• **Required action**
Give the data below again, word for word.

Collected data entries
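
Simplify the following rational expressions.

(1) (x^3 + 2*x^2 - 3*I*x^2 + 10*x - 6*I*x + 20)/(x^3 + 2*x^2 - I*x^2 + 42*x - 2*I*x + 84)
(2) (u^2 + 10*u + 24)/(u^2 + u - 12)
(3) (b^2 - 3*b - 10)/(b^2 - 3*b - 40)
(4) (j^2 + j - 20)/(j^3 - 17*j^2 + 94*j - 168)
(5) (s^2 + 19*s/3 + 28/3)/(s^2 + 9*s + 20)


(1) = (x^2 - 3*I*x + 10)/(x^2 - I*x + 42)
(2) = (u + 6)/(u - 3)
(3) = (b^2 - 3*b - 10)/(b^2 - 3*b - 40)
(4) = (j + 5)/(j^2 - 13*j + 42)
(5) = (3*s + 7)/(3*s + 15)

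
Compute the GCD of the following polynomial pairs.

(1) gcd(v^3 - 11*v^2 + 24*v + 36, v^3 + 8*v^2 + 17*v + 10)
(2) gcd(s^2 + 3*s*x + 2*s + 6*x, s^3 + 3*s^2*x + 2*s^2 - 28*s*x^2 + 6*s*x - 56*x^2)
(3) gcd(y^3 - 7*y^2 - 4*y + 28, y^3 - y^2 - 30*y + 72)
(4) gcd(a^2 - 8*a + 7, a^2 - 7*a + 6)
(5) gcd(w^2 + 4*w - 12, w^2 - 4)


(1) = v + 1
(2) = s + 2
(3) = gcd((y - 7)*(y - 2)*(y + 2), (y - 4)*(y - 3)*(y + 6)) = 1
(4) = a - 1
(5) = w - 2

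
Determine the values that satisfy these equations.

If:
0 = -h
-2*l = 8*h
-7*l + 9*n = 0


Then:
h = 0
l = 0
n = 0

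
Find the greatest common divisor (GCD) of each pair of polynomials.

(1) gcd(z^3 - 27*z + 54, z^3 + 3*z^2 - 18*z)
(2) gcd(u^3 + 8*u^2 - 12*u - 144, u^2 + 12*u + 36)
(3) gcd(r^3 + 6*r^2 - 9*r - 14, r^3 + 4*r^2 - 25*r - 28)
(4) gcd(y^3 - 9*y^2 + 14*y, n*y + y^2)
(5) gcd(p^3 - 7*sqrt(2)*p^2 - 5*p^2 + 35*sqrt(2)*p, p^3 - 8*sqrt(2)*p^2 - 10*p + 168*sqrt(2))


(1) = z^2 + 3*z - 18
(2) = gcd((u - 4)*(u + 6)^2, (u + 6)^2) = u^2 + 12*u + 36
(3) = r^2 + 8*r + 7
(4) = gcd(y*(y - 7)*(y - 2), y*(n + y)) = y
(5) = p - 7*sqrt(2)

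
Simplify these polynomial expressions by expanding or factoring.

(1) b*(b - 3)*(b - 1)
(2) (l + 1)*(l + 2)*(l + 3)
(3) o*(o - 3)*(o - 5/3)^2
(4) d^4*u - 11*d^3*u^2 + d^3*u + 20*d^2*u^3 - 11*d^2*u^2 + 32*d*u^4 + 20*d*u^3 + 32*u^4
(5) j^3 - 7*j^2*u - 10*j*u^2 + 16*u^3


(1) = b^3 - 4*b^2 + 3*b
(2) = l^3 + 6*l^2 + 11*l + 6
(3) = o^4 - 19*o^3/3 + 115*o^2/9 - 25*o/3
(4) = (d - 8*u)*(d - 4*u)*(d + u)*(d*u + u)
(5) = (j - 8*u)*(j - u)*(j + 2*u)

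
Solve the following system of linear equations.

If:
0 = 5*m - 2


Then:
m = 2/5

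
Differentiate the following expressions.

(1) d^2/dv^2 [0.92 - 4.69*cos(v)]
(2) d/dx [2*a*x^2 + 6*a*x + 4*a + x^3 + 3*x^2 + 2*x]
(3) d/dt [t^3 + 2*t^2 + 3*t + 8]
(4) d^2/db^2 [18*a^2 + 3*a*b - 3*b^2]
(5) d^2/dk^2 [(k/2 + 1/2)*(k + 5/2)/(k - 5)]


(1) = 4.69*cos(v)
(2) = 4*a*x + 6*a + 3*x^2 + 6*x + 2
(3) = 3*t^2 + 4*t + 3
(4) = -6
(5) = 45/(k^3 - 15*k^2 + 75*k - 125)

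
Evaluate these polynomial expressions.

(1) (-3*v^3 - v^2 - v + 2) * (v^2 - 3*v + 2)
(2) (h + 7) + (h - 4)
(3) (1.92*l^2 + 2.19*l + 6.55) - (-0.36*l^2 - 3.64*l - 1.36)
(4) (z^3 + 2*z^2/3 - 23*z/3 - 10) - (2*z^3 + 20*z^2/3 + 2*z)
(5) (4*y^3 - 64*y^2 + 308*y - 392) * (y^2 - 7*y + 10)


(1) = -3*v^5 + 8*v^4 - 4*v^3 + 3*v^2 - 8*v + 4
(2) = 2*h + 3
(3) = 2.28*l^2 + 5.83*l + 7.91
(4) = -z^3 - 6*z^2 - 29*z/3 - 10
(5) = 4*y^5 - 92*y^4 + 796*y^3 - 3188*y^2 + 5824*y - 3920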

• **Answer for this exercise**
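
Simplify the following rational expressions.

(1) (x^3 + 2*x^2 - 3*I*x^2 + 10*x - 6*I*x + 20)/(x^3 + 2*x^2 - I*x^2 + 42*x - 2*I*x + 84)
(2) (u^2 + 10*u + 24)/(u^2 + u - 12)
(3) (b^2 - 3*b - 10)/(b^2 - 3*b - 40)
(4) (j^2 + j - 20)/(j^3 - 17*j^2 + 94*j - 168)
(5) (s^2 + 19*s/3 + 28/3)/(s^2 + 9*s + 20)


(1) = (x^2 - 3*I*x + 10)/(x^2 - I*x + 42)
(2) = (u + 6)/(u - 3)
(3) = (b^2 - 3*b - 10)/(b^2 - 3*b - 40)
(4) = (j + 5)/(j^2 - 13*j + 42)
(5) = (3*s + 7)/(3*s + 15)

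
Compute the GCD of the following polynomial pairs.

(1) gcd(v^3 - 11*v^2 + 24*v + 36, v^3 + 8*v^2 + 17*v + 10)
(2) gcd(s^2 + 3*s*x + 2*s + 6*x, s^3 + 3*s^2*x + 2*s^2 - 28*s*x^2 + 6*s*x - 56*x^2)
(3) gcd(y^3 - 7*y^2 - 4*y + 28, y^3 - y^2 - 30*y + 72)
(4) gcd(a^2 - 8*a + 7, a^2 - 7*a + 6)
(5) gcd(w^2 + 4*w - 12, w^2 - 4)


(1) = v + 1
(2) = s + 2
(3) = gcd((y - 7)*(y - 2)*(y + 2), (y - 4)*(y - 3)*(y + 6)) = 1
(4) = a - 1
(5) = w - 2

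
Determine the values that satisfy these equations.

If:
0 = -h
-2*l = 8*h
-7*l + 9*n = 0


Then:
h = 0
l = 0
n = 0

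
Find the greatest common divisor (GCD) of each pair of polynomials.

(1) gcd(z^3 - 27*z + 54, z^3 + 3*z^2 - 18*z)
(2) gcd(u^3 + 8*u^2 - 12*u - 144, u^2 + 12*u + 36)
(3) gcd(r^3 + 6*r^2 - 9*r - 14, r^3 + 4*r^2 - 25*r - 28)
(4) gcd(y^3 - 9*y^2 + 14*y, n*y + y^2)
(5) gcd(p^3 - 7*sqrt(2)*p^2 - 5*p^2 + 35*sqrt(2)*p, p^3 - 8*sqrt(2)*p^2 - 10*p + 168*sqrt(2))


(1) = z^2 + 3*z - 18
(2) = gcd((u - 4)*(u + 6)^2, (u + 6)^2) = u^2 + 12*u + 36
(3) = r^2 + 8*r + 7
(4) = gcd(y*(y - 7)*(y - 2), y*(n + y)) = y
(5) = p - 7*sqrt(2)

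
Simplify these polynomial expressions by expanding or factoring.

(1) b*(b - 3)*(b - 1)
(2) (l + 1)*(l + 2)*(l + 3)
(3) o*(o - 3)*(o - 5/3)^2
(4) d^4*u - 11*d^3*u^2 + d^3*u + 20*d^2*u^3 - 11*d^2*u^2 + 32*d*u^4 + 20*d*u^3 + 32*u^4
(5) j^3 - 7*j^2*u - 10*j*u^2 + 16*u^3


(1) = b^3 - 4*b^2 + 3*b
(2) = l^3 + 6*l^2 + 11*l + 6
(3) = o^4 - 19*o^3/3 + 115*o^2/9 - 25*o/3
(4) = (d - 8*u)*(d - 4*u)*(d + u)*(d*u + u)
(5) = (j - 8*u)*(j - u)*(j + 2*u)

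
Solve the following system of linear equations.

If:
0 = 5*m - 2


Then:
m = 2/5

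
Differentiate the following expressions.

(1) d^2/dv^2 [0.92 - 4.69*cos(v)]
(2) d/dx [2*a*x^2 + 6*a*x + 4*a + x^3 + 3*x^2 + 2*x]
(3) d/dt [t^3 + 2*t^2 + 3*t + 8]
(4) d^2/db^2 [18*a^2 + 3*a*b - 3*b^2]
(5) d^2/dk^2 [(k/2 + 1/2)*(k + 5/2)/(k - 5)]


(1) = 4.69*cos(v)
(2) = 4*a*x + 6*a + 3*x^2 + 6*x + 2
(3) = 3*t^2 + 4*t + 3
(4) = -6
(5) = 45/(k^3 - 15*k^2 + 75*k - 125)

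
Evaluate these polynomial expressions.

(1) (-3*v^3 - v^2 - v + 2) * (v^2 - 3*v + 2)
(2) (h + 7) + (h - 4)
(3) (1.92*l^2 + 2.19*l + 6.55) - (-0.36*l^2 - 3.64*l - 1.36)
(4) (z^3 + 2*z^2/3 - 23*z/3 - 10) - (2*z^3 + 20*z^2/3 + 2*z)
(5) (4*y^3 - 64*y^2 + 308*y - 392) * (y^2 - 7*y + 10)


(1) = -3*v^5 + 8*v^4 - 4*v^3 + 3*v^2 - 8*v + 4
(2) = 2*h + 3
(3) = 2.28*l^2 + 5.83*l + 7.91
(4) = -z^3 - 6*z^2 - 29*z/3 - 10
(5) = 4*y^5 - 92*y^4 + 796*y^3 - 3188*y^2 + 5824*y - 3920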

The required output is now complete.